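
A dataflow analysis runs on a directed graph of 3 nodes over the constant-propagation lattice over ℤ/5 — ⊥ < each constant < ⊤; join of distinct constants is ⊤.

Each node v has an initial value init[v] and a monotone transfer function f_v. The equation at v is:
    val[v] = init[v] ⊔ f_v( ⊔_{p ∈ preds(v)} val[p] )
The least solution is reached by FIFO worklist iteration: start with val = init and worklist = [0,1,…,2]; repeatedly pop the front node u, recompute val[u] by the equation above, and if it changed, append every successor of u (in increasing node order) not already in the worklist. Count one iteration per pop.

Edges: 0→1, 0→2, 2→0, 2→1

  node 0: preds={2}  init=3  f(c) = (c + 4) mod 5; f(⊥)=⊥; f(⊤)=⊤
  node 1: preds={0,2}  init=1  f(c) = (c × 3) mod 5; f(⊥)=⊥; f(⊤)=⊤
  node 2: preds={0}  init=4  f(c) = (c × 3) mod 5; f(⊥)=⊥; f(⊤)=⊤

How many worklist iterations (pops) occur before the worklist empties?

3

Iteration log — 3 steps:
  step 1. node 0  ⊔preds=4  new=3  stable
  step 2. node 1  ⊔preds=⊤  new=⊤  old=1  +wl: 
  step 3. node 2  ⊔preds=3  new=4  stable

Least fixpoint reached:
  node 0: 3
  node 1: ⊤
  node 2: 4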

◆ **What is being asked**: Every entry is to be restated word for word.

◆ **Written response**:
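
A dataflow analysis runs on a directed graph of 3 nodes over the constant-propagation lattice over ℤ/5 — ⊥ < each constant < ⊤; join of distinct constants is ⊤.

Each node v has an initial value init[v] and a monotone transfer function f_v. The equation at v is:
    val[v] = init[v] ⊔ f_v( ⊔_{p ∈ preds(v)} val[p] )
The least solution is reached by FIFO worklist iteration: start with val = init and worklist = [0,1,…,2]; repeatedly pop the front node u, recompute val[u] by the equation above, and if it changed, append every successor of u (in increasing node order) not already in the worklist. Count one iteration per pop.

Edges: 0→1, 0→2, 2→0, 2→1

  node 0: preds={2}  init=3  f(c) = (c + 4) mod 5; f(⊥)=⊥; f(⊤)=⊤
  node 1: preds={0,2}  init=1  f(c) = (c × 3) mod 5; f(⊥)=⊥; f(⊤)=⊤
  node 2: preds={0}  init=4  f(c) = (c × 3) mod 5; f(⊥)=⊥; f(⊤)=⊤

How many worklist iterations (pops) occur before the worklist empties?

3

Iteration log — 3 steps:
  step 1. node 0  ⊔preds=4  new=3  stable
  step 2. node 1  ⊔preds=⊤  new=⊤  old=1  +wl: 
  step 3. node 2  ⊔preds=3  new=4  stable

Least fixpoint reached:
  node 0: 3
  node 1: ⊤
  node 2: 4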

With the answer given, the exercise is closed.